TASK INSTRUCTIONS: Filter the entries that follow, copying every line in which the word "bottle" appears.

SOURCE DATA:
=== Section Start ===

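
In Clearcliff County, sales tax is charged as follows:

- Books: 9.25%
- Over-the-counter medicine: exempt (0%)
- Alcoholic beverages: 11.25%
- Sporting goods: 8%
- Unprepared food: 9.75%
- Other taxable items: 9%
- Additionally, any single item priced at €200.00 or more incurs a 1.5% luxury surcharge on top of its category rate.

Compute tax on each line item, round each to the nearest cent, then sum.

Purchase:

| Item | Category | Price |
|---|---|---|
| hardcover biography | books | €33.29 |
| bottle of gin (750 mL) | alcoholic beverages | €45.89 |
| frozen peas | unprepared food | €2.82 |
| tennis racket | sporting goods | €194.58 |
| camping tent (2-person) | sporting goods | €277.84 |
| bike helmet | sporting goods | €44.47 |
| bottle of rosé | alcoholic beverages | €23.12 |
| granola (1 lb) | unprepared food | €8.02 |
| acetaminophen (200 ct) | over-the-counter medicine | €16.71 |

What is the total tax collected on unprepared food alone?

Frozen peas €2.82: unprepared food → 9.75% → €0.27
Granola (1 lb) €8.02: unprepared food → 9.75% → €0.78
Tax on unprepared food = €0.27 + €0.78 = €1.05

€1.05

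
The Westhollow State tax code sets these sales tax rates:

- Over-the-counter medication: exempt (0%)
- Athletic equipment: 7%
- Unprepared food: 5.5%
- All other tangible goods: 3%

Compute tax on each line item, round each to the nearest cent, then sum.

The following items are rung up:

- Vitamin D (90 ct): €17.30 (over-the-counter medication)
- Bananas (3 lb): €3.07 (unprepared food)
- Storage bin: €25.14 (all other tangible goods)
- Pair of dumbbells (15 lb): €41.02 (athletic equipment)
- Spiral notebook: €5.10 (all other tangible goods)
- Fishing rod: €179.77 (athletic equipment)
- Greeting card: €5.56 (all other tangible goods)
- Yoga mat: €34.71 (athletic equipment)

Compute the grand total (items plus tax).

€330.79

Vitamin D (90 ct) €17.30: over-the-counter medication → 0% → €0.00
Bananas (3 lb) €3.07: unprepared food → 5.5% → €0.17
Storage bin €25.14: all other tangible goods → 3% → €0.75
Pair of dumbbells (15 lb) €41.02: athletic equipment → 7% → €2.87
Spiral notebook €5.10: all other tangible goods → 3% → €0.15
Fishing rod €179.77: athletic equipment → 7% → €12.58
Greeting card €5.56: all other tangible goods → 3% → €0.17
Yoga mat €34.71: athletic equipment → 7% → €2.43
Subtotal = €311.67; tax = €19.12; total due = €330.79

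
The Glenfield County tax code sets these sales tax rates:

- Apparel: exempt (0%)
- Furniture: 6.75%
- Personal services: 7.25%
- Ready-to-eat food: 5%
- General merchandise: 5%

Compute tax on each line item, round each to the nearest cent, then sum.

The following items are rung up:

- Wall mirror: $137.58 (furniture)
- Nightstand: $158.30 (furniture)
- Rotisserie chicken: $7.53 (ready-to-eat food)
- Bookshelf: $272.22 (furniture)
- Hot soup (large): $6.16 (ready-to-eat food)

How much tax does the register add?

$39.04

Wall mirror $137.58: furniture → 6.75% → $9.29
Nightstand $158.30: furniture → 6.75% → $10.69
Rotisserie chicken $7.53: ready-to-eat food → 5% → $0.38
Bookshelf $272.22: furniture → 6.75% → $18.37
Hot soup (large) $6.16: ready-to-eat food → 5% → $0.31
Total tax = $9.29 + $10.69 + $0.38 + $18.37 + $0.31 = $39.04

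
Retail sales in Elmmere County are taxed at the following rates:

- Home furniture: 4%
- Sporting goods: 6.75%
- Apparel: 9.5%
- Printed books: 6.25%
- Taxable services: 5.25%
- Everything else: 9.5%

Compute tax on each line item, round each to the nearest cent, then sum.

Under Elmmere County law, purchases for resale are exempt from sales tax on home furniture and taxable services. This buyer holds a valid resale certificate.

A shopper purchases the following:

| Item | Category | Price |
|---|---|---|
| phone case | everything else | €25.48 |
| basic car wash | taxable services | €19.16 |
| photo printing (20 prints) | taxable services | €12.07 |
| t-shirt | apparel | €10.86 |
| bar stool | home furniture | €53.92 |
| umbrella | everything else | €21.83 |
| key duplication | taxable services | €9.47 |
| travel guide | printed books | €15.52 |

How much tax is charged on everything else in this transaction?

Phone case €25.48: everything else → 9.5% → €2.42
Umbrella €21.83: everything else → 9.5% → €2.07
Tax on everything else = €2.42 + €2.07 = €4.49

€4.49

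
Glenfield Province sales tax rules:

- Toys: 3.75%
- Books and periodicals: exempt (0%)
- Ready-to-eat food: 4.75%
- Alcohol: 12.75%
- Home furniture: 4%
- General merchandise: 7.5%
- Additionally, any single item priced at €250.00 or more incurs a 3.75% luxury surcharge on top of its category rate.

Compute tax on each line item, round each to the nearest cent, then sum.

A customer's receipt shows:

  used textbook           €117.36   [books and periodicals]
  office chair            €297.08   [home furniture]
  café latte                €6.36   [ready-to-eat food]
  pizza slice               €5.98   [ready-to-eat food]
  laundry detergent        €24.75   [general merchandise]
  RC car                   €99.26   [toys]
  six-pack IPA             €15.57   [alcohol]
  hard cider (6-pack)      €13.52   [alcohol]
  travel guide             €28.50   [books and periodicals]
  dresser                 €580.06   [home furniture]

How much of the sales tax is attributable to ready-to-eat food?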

=== Section End ===

ANSWER TO THE PROBLEM:
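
| bottle of gin (750 mL) | alcoholic beverages | €45.89 |
| bottle of rosé | alcoholic beverages | €23.12 |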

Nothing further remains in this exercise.